BEGIN MATERIAL FOR THE TASK
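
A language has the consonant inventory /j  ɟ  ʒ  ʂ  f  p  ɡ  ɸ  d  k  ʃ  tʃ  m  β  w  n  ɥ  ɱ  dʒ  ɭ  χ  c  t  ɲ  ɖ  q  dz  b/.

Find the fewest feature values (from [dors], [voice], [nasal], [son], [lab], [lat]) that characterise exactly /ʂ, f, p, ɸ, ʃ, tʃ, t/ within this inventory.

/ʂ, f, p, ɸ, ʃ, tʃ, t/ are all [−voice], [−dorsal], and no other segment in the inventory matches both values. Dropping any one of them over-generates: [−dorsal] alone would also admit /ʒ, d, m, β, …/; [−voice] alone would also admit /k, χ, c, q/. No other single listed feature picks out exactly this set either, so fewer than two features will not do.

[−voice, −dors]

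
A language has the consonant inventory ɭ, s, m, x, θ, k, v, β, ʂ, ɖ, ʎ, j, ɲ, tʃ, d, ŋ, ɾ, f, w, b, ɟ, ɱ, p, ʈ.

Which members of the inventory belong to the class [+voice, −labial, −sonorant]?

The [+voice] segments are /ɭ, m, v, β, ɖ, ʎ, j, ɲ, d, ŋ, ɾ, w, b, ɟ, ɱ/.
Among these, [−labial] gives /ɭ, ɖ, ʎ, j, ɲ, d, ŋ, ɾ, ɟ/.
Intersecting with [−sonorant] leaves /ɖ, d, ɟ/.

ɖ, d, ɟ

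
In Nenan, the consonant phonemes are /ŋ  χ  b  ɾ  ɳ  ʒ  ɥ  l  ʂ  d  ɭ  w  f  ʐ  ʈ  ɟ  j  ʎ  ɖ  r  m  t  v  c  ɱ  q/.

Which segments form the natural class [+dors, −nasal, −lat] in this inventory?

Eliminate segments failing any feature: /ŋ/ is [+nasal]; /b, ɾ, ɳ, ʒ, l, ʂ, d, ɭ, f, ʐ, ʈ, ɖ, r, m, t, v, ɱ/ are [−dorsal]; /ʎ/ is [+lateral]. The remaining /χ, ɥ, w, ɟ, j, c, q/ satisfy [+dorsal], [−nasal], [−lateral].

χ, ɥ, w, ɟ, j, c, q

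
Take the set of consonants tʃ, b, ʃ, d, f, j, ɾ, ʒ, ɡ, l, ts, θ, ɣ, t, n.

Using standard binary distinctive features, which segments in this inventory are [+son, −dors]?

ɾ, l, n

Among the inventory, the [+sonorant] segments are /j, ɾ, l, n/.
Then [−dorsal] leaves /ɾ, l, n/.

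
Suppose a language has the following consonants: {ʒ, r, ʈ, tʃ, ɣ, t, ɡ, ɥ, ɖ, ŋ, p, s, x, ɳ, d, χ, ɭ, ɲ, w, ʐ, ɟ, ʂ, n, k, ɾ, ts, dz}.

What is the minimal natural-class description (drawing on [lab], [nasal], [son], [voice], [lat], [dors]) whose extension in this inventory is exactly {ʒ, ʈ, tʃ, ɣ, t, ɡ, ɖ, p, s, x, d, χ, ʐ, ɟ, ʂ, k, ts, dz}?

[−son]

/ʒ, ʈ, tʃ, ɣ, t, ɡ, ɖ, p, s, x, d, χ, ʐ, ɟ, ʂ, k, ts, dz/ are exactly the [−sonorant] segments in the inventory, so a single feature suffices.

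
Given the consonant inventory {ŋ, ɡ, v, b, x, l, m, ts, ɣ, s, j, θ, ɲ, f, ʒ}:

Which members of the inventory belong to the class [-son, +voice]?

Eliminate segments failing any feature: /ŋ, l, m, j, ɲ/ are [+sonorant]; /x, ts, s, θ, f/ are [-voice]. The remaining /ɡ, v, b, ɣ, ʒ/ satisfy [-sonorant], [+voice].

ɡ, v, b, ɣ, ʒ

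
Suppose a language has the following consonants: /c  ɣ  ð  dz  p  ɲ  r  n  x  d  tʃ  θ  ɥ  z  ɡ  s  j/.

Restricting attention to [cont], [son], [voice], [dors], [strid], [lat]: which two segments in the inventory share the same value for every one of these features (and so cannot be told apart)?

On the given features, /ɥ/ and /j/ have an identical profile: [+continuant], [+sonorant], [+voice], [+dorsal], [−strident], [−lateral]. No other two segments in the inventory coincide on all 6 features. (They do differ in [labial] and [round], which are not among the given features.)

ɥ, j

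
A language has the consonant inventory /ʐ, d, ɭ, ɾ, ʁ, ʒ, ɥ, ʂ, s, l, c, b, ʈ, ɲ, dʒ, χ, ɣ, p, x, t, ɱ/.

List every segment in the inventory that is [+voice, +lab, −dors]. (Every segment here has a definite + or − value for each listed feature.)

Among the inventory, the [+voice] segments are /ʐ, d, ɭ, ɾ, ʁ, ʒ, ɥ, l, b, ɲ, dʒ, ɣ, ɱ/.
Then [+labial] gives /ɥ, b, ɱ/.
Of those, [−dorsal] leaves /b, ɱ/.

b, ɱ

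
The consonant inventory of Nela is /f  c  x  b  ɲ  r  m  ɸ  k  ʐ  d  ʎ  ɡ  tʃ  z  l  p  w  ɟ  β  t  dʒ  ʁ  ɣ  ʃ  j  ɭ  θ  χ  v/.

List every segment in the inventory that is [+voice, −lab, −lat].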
END MATERIAL FOR THE TASK
> TASK GOAL
Please state how many lines in the preceding material contain the word "consonants", with no other output.

> RESPONSE
3